Data to examine:
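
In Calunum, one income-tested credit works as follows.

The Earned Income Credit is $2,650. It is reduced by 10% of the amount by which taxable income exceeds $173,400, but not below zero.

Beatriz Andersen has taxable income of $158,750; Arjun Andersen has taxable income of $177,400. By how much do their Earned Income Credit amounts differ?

$400

Beatriz ($158,750): Earned Income Credit: $158,750 is at or below the $173,400 threshold, so the full $2,650 applies.
Arjun ($177,400): Earned Income Credit: 10% of the $4,000 excess over $173,400 is $400; credit = $2,650 − $400 = $2,250.
Difference: |$2,650 − $2,250| = $400.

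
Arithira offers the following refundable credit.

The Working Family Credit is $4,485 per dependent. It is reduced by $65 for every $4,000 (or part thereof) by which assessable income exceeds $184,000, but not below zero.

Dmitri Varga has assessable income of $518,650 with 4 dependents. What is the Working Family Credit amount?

Working Family Credit: base = 4 × $4,485 = $17,940. income exceeds $184,000 by $334,650, which is 84 full-or-partial $4,000 increments; reduction = 84 × $65 = $5,460, leaving $12,480.

$12,480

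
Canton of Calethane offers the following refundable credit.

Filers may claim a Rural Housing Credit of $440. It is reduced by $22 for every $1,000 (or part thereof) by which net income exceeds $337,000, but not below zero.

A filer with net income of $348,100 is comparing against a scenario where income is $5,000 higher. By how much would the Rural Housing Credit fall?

$110

At $348,100 — income exceeds $337,000 by $11,100, which is 12 full-or-partial $1,000 increments; reduction = 12 × $22 = $264, leaving $176.
At $353,100 — income exceeds $337,000 by $16,100, which is 17 full-or-partial $1,000 increments; reduction = 17 × $22 = $374, leaving $66.
Lost: $176 − $66 = $110.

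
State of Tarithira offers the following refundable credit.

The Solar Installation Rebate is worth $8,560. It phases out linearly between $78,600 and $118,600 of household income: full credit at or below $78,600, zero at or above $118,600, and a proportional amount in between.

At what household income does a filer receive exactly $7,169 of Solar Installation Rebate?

$7,169 is 7,169/8,560 of the full $8,560, so 1,391/8,560 of the $40,000 range has been used: income = $78,600 + $40,000 × 1,391/8,560 = $85,100.

$85,100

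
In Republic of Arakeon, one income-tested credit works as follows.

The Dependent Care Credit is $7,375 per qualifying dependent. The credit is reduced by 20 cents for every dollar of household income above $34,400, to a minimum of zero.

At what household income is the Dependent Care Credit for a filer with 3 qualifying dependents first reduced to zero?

Full credit = 3 × $7,375 = $22,125.
The credit falls by 20% of each dollar above $34,400, so it reaches zero when the excess is $22,125 / 20% = $110,625: income = $34,400 + $110,625 = $145,025.

$145,025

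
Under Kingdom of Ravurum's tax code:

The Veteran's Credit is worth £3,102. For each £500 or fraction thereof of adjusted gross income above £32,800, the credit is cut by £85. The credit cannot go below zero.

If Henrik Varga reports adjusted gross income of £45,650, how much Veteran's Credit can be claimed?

Veteran's Credit: income exceeds £32,800 by £12,850, which is 26 full-or-partial £500 increments; reduction = 26 × £85 = £2,210, leaving £892.

£892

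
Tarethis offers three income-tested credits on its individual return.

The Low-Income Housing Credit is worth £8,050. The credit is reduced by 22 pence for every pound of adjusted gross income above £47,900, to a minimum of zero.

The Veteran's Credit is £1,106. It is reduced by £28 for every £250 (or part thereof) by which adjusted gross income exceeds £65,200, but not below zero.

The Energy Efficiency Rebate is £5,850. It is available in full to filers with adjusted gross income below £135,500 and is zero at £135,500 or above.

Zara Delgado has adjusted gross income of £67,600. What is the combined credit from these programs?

£10,392

Low-Income Housing Credit: 22% of the £19,700 excess over £47,900 is £4,334; credit = £8,050 − £4,334 = £3,716.
Veteran's Credit: income exceeds £65,200 by £2,400, which is 10 full-or-partial £250 increments; reduction = 10 × £28 = £280, leaving £826.
Energy Efficiency Rebate: £67,600 is below the £135,500 cutoff, so the full £5,850 applies.
Total: £3,716 + £826 + £5,850 = £10,392.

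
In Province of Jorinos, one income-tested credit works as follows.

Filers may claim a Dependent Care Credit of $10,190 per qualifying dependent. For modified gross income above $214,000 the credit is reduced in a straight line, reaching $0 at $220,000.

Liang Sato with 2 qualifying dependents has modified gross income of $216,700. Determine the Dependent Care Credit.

Dependent Care Credit: base = 2 × $10,190 = $20,380. $216,700 is $2,700 into a $6,000 phase-out range, leaving 3,300/6,000 of the credit: $20,380 × 3,300/6,000 = $11,209.

$11,209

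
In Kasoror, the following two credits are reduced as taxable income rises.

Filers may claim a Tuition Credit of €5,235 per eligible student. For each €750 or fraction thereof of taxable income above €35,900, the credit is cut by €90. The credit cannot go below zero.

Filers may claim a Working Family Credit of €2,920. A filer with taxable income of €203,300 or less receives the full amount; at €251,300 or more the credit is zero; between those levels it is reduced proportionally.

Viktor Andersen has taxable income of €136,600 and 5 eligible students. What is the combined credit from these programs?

Tuition Credit: base = 5 × €5,235 = €26,175. income exceeds €35,900 by €100,700, which is 135 full-or-partial €750 increments; reduction = 135 × €90 = €12,150, leaving €14,025.
Working Family Credit: €136,600 is at or below the €203,300 threshold, so the full €2,920 applies.
Total: €14,025 + €2,920 = €16,945.

€16,945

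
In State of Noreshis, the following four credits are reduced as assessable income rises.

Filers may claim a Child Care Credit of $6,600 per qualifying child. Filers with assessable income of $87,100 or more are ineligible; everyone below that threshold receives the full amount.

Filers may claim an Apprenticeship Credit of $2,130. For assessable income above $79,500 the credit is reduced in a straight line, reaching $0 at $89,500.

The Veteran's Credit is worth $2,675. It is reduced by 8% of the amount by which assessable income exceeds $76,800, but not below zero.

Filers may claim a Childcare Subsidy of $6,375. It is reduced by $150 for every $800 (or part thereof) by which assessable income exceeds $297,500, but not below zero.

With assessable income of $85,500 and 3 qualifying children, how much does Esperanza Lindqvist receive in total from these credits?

Child Care Credit: base = 3 × $6,600 = $19,800. $85,500 is below the $87,100 cutoff, so the full $19,800 applies.
Apprenticeship Credit: $85,500 is $6,000 into a $10,000 phase-out range, leaving 4,000/10,000 of the credit: $2,130 × 4,000/10,000 = $852.
Veteran's Credit: 8% of the $8,700 excess over $76,800 is $696; credit = $2,675 − $696 = $1,979.
Childcare Subsidy: $85,500 is at or below the $297,500 threshold, so the full $6,375 applies.
Total: $19,800 + $852 + $1,979 + $6,375 = $29,006.

$29,006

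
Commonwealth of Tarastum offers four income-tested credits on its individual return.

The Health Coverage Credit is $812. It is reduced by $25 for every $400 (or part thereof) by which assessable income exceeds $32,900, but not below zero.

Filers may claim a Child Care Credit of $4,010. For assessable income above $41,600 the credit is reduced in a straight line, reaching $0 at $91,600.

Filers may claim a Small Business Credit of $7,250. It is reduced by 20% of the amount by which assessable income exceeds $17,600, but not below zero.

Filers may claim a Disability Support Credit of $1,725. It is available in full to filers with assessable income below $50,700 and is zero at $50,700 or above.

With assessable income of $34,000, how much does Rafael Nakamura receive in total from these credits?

$10,442

Health Coverage Credit: income exceeds $32,900 by $1,100, which is 3 full-or-partial $400 increments; reduction = 3 × $25 = $75, leaving $737.
Child Care Credit: $34,000 is at or below the $41,600 threshold, so the full $4,010 applies.
Small Business Credit: 20% of the $16,400 excess over $17,600 is $3,280; credit = $7,250 − $3,280 = $3,970.
Disability Support Credit: $34,000 is below the $50,700 cutoff, so the full $1,725 applies.
Total: $737 + $4,010 + $3,970 + $1,725 = $10,442.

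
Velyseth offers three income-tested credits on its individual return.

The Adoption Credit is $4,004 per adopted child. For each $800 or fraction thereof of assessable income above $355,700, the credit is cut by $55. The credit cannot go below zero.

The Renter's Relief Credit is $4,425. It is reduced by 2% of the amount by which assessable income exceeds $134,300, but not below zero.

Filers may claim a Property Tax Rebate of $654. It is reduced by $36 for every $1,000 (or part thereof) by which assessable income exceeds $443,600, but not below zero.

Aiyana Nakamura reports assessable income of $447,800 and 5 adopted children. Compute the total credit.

$14,114

Adoption Credit: base = 5 × $4,004 = $20,020. income exceeds $355,700 by $92,100, which is 116 full-or-partial $800 increments; reduction = 116 × $55 = $6,380, leaving $13,640.
Renter's Relief Credit: 2% of the $313,500 excess over $134,300 is $6,270 ≥ base, so the credit is $0.
Property Tax Rebate: income exceeds $443,600 by $4,200, which is 5 full-or-partial $1,000 increments; reduction = 5 × $36 = $180, leaving $474.
Total: $13,640 + $0 + $474 = $14,114.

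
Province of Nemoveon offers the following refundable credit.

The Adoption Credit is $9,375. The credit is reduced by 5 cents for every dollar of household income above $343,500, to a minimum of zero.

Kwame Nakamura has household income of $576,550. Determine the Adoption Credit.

Adoption Credit: 5% of the $233,050 excess over $343,500 is $11,652.50 ≥ base, so the credit is $0.

$0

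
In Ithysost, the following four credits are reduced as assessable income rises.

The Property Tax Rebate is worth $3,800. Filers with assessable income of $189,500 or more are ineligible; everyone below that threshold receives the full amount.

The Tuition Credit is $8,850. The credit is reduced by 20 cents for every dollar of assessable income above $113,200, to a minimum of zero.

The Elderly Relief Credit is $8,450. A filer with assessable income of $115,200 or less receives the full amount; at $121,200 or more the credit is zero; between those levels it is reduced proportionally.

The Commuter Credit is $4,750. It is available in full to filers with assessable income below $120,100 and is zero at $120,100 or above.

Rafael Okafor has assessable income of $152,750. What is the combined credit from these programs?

$4,740

Property Tax Rebate: $152,750 is below the $189,500 cutoff, so the full $3,800 applies.
Tuition Credit: 20% of the $39,550 excess over $113,200 is $7,910; credit = $8,850 − $7,910 = $940.
Elderly Relief Credit: $152,750 is at or above $121,200, so the credit is $0.
Commuter Credit: $152,750 meets or exceeds the $120,100 cutoff, so the credit is $0.
Total: $3,800 + $940 + $0 + $0 = $4,740.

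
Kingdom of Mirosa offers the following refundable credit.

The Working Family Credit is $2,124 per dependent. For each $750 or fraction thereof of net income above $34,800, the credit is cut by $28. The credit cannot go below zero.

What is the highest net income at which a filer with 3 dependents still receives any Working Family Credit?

Full credit = 3 × $2,124 = $6,372.
After 227 increments the reduction is 227 × $28 = $6,356, leaving $16; one more increment wipes it out. Increment 227 ends at excess 227 × $750 = $170,250, so the highest qualifying income is $34,800 + $170,250 = $205,050.

$205,050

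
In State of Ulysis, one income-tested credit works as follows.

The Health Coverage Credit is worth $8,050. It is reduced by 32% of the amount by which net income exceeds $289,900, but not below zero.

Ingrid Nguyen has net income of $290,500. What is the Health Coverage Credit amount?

Health Coverage Credit: 32% of the $600 excess over $289,900 is $192; credit = $8,050 − $192 = $7,858.

$7,858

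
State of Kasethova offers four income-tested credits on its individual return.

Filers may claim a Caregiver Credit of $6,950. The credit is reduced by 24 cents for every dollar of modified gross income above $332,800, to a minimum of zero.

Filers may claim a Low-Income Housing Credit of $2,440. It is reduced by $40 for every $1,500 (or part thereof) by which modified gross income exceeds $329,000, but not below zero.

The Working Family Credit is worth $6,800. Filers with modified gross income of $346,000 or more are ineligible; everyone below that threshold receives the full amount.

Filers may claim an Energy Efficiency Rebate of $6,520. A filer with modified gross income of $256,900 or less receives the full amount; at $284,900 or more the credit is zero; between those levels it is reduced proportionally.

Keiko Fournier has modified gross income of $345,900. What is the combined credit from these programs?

Caregiver Credit: 24% of the $13,100 excess over $332,800 is $3,144; credit = $6,950 − $3,144 = $3,806.
Low-Income Housing Credit: income exceeds $329,000 by $16,900, which is 12 full-or-partial $1,500 increments; reduction = 12 × $40 = $480, leaving $1,960.
Working Family Credit: $345,900 is below the $346,000 cutoff, so the full $6,800 applies.
Energy Efficiency Rebate: $345,900 is at or above $284,900, so the credit is $0.
Total: $3,806 + $1,960 + $6,800 + $0 = $12,566.

$12,566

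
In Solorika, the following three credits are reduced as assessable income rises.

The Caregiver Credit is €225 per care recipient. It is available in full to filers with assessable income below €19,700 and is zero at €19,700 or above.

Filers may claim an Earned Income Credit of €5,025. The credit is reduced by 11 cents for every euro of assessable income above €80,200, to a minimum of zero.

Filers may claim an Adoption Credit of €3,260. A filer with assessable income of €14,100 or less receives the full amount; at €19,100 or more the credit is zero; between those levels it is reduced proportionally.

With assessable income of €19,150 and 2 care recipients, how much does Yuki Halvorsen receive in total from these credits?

Caregiver Credit: base = 2 × €225 = €450. €19,150 is below the €19,700 cutoff, so the full €450 applies.
Earned Income Credit: €19,150 is at or below the €80,200 threshold, so the full €5,025 applies.
Adoption Credit: €19,150 is at or above €19,100, so the credit is €0.
Total: €450 + €5,025 + €0 = €5,475.

€5,475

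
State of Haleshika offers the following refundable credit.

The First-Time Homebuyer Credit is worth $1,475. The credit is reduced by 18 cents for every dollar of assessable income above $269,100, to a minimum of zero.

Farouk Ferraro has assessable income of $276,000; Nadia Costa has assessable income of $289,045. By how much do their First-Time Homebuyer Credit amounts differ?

Farouk ($276,000): First-Time Homebuyer Credit: 18% of the $6,900 excess over $269,100 is $1,242; credit = $1,475 − $1,242 = $233.
Nadia ($289,045): First-Time Homebuyer Credit: 18% of the $19,945 excess over $269,100 is $3,590.10 ≥ base, so the credit is $0.
Difference: |$233 − $0| = $233.

$233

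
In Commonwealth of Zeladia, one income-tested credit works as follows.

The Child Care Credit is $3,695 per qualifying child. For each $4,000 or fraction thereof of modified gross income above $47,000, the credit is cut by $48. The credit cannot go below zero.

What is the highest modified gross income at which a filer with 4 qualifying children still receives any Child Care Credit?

$1,275,000

Full credit = 4 × $3,695 = $14,780.
After 307 increments the reduction is 307 × $48 = $14,736, leaving $44; one more increment wipes it out. Increment 307 ends at excess 307 × $4,000 = $1,228,000, so the highest qualifying income is $47,000 + $1,228,000 = $1,275,000.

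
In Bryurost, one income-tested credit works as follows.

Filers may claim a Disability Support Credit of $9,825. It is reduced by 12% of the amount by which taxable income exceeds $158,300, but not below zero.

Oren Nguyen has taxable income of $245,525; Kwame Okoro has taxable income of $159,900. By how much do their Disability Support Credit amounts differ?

$9,633

Oren ($245,525): Disability Support Credit: 12% of the $87,225 excess over $158,300 is $10,467 ≥ base, so the credit is $0.
Kwame ($159,900): Disability Support Credit: 12% of the $1,600 excess over $158,300 is $192; credit = $9,825 − $192 = $9,633.
Difference: |$0 − $9,633| = $9,633.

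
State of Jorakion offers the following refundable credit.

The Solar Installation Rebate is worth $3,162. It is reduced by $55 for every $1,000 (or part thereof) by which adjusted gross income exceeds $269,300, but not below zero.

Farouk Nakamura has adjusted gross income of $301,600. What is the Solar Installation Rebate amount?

$1,347

Solar Installation Rebate: income exceeds $269,300 by $32,300, which is 33 full-or-partial $1,000 increments; reduction = 33 × $55 = $1,815, leaving $1,347.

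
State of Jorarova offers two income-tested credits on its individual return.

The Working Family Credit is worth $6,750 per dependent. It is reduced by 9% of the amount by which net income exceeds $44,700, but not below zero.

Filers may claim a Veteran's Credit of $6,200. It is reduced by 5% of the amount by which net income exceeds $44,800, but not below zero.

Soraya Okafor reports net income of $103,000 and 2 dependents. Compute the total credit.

Working Family Credit: base = 2 × $6,750 = $13,500. 9% of the $58,300 excess over $44,700 is $5,247; credit = $13,500 − $5,247 = $8,253.
Veteran's Credit: 5% of the $58,200 excess over $44,800 is $2,910; credit = $6,200 − $2,910 = $3,290.
Total: $8,253 + $3,290 = $11,543.

$11,543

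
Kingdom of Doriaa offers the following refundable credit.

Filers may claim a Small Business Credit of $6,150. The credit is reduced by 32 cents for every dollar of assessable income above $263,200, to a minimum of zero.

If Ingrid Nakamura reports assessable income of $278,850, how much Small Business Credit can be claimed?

$1,142

Small Business Credit: 32% of the $15,650 excess over $263,200 is $5,008; credit = $6,150 − $5,008 = $1,142.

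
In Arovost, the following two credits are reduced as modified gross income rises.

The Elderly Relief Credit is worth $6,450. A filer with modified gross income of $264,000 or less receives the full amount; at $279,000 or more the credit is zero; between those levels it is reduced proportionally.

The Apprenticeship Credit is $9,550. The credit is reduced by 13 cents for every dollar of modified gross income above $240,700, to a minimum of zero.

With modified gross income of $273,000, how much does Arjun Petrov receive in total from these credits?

$7,931

Elderly Relief Credit: $273,000 is $9,000 into a $15,000 phase-out range, leaving 6,000/15,000 of the credit: $6,450 × 6,000/15,000 = $2,580.
Apprenticeship Credit: 13% of the $32,300 excess over $240,700 is $4,199; credit = $9,550 − $4,199 = $5,351.
Total: $2,580 + $5,351 = $7,931.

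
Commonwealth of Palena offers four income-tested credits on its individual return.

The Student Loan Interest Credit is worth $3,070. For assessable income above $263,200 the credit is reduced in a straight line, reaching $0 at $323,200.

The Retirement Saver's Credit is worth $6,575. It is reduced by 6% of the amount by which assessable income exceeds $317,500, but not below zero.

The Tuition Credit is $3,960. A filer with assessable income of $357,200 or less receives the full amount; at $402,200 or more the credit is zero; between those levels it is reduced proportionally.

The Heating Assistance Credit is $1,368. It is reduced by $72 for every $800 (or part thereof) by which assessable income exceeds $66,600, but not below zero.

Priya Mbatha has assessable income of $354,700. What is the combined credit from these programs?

Student Loan Interest Credit: $354,700 is at or above $323,200, so the credit is $0.
Retirement Saver's Credit: 6% of the $37,200 excess over $317,500 is $2,232; credit = $6,575 − $2,232 = $4,343.
Tuition Credit: $354,700 is at or below the $357,200 threshold, so the full $3,960 applies.
Heating Assistance Credit: income exceeds $66,600 by $288,100 → 361 increments × $72 = $25,992 ≥ base, so the credit is $0.
Total: $0 + $4,343 + $3,960 + $0 = $8,303.

$8,303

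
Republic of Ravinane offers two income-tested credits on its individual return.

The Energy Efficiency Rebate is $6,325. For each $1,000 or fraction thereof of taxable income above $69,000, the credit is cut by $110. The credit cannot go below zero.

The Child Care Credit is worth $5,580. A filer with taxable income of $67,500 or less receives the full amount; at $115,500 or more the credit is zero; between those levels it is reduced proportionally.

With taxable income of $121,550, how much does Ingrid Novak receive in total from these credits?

Energy Efficiency Rebate: income exceeds $69,000 by $52,550, which is 53 full-or-partial $1,000 increments; reduction = 53 × $110 = $5,830, leaving $495.
Child Care Credit: $121,550 is at or above $115,500, so the credit is $0.
Total: $495 + $0 = $495.

$495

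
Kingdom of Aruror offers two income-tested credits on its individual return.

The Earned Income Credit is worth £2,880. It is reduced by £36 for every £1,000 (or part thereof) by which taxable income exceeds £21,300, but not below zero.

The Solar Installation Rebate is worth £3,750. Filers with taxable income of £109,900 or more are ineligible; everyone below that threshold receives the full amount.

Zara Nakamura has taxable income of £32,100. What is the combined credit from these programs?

Earned Income Credit: income exceeds £21,300 by £10,800, which is 11 full-or-partial £1,000 increments; reduction = 11 × £36 = £396, leaving £2,484.
Solar Installation Rebate: £32,100 is below the £109,900 cutoff, so the full £3,750 applies.
Total: £2,484 + £3,750 = £6,234.

£6,234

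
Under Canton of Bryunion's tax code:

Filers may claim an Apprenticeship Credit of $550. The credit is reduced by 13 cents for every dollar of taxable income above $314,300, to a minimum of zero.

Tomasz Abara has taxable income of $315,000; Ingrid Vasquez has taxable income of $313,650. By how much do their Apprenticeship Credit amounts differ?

Tomasz ($315,000): Apprenticeship Credit: 13% of the $700 excess over $314,300 is $91; credit = $550 − $91 = $459.
Ingrid ($313,650): Apprenticeship Credit: $313,650 is at or below the $314,300 threshold, so the full $550 applies.
Difference: |$459 − $550| = $91.

$91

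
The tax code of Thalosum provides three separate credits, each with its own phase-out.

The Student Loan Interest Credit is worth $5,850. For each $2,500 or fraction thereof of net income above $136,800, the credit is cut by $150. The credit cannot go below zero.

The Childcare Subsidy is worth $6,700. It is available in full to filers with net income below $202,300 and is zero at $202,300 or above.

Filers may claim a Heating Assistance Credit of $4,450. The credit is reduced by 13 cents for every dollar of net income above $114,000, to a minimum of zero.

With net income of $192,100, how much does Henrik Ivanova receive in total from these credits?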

What you will do:
From the listing above, collect every line that mentions the word "code".

Response area:
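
Under Kingdom of Ravurum's tax code:
Under Canton of Bryunion's tax code:
The tax code of Thalosum provides three separate credits, each with its own phase-out.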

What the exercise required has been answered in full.